Task to complete
Records follow. Copy every line with "window".
━━━━━ Data excerpts ━━━━━
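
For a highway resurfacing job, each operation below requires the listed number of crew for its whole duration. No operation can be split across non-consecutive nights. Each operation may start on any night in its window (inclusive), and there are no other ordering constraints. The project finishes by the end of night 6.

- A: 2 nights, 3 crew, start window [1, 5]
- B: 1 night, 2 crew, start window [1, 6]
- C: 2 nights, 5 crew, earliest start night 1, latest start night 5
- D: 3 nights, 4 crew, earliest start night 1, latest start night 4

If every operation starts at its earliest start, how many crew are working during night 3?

4

At early start, night 3 has: D.
Demand: 4 = 4.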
━━━━━
Output of the task
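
For a highway resurfacing job, each operation below requires the listed number of crew for its whole duration. No operation can be split across non-consecutive nights. Each operation may start on any night in its window (inclusive), and there are no other ordering constraints. The project finishes by the end of night 6.
- A: 2 nights, 3 crew, start window [1, 5]
- B: 1 night, 2 crew, start window [1, 6]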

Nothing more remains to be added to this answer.